+++ AVAILABLE DATA +++

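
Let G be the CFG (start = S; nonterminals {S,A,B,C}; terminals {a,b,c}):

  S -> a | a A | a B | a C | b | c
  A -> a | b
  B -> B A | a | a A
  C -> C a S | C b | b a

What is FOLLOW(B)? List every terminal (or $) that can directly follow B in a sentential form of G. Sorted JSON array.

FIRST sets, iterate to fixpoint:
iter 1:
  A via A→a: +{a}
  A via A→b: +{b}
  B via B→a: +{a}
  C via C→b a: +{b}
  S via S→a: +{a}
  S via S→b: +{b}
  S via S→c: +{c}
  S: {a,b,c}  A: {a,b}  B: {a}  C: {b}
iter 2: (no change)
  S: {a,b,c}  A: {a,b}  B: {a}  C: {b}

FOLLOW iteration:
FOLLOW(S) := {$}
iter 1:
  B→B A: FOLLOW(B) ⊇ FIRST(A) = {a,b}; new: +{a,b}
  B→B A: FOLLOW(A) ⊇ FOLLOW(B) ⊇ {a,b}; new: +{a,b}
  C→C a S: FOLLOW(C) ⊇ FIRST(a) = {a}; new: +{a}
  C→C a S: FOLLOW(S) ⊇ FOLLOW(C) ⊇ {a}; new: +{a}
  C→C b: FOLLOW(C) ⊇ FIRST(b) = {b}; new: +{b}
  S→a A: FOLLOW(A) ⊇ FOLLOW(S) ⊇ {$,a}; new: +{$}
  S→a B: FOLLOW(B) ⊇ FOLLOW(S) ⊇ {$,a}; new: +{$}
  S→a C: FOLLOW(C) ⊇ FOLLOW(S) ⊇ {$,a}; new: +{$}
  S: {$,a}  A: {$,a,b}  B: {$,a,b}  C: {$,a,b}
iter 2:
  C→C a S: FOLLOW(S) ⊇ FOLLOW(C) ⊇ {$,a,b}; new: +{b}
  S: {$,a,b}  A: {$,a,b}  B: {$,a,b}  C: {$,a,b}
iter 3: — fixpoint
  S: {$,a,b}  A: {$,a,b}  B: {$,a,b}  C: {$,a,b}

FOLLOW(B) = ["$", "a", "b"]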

+++
+++ AVAILABLE DATA +++

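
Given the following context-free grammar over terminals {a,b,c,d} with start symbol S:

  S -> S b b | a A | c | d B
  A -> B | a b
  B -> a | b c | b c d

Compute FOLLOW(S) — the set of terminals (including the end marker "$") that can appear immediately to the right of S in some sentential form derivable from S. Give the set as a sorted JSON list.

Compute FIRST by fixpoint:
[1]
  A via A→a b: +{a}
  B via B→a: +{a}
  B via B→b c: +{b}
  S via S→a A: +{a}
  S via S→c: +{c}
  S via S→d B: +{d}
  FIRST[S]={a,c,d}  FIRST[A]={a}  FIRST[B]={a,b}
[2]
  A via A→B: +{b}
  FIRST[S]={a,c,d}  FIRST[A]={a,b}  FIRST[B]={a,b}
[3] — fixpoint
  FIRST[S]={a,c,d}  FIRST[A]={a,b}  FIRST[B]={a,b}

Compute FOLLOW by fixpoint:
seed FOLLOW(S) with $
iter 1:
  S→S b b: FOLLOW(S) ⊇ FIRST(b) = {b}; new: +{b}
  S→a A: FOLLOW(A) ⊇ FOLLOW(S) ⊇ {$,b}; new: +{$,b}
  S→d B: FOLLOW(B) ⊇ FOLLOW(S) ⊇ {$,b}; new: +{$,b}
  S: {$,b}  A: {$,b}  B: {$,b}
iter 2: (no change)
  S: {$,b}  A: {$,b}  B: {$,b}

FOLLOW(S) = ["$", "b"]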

+++
+++ AVAILABLE DATA +++

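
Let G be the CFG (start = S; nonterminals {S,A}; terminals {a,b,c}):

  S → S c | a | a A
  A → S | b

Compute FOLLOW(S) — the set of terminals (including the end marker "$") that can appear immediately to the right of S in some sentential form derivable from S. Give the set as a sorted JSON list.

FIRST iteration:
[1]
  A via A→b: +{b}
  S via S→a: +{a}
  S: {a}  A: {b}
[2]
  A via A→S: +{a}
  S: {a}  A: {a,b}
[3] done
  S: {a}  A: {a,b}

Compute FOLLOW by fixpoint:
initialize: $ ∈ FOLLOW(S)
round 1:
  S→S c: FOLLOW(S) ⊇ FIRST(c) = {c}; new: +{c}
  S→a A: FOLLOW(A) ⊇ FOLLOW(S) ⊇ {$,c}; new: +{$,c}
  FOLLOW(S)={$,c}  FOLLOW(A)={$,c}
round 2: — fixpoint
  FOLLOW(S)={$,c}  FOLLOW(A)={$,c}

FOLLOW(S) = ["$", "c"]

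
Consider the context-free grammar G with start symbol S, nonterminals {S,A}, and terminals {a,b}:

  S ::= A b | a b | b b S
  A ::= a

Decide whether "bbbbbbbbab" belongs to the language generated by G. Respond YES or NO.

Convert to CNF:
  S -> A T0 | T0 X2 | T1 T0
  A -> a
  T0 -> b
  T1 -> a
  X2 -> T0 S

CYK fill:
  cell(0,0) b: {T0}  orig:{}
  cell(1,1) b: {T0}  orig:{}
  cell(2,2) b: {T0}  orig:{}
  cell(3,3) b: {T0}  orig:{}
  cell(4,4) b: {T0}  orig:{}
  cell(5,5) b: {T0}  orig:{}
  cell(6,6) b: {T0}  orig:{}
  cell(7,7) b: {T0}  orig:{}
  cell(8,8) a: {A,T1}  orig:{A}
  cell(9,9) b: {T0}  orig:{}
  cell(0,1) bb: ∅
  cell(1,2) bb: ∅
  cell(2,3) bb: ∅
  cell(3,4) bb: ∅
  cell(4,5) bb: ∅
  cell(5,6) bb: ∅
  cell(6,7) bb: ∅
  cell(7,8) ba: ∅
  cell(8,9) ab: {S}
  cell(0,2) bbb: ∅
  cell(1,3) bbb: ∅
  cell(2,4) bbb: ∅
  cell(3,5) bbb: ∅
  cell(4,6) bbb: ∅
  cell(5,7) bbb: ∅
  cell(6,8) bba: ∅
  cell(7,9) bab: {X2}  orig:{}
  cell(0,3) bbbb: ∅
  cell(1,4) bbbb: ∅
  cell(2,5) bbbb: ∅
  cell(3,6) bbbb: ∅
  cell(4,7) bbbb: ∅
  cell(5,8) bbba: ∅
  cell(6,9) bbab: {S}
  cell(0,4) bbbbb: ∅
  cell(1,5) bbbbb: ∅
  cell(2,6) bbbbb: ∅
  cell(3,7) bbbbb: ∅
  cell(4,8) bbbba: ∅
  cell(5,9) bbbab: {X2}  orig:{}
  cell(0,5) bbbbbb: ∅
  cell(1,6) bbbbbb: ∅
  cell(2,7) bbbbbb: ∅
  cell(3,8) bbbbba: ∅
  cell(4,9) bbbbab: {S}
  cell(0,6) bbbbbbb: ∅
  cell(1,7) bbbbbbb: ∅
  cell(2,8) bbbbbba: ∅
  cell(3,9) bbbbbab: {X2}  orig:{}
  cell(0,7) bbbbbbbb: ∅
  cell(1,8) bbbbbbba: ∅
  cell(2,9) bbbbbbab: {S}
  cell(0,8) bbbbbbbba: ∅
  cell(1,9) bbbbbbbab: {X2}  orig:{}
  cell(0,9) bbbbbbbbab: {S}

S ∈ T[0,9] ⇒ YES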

+++

▸ WHAT NEEDS TO BE DONE
Read the data above and count the lines that include "nonterminals". Answer only with the count.

▸ THE COMPLETED TASK
3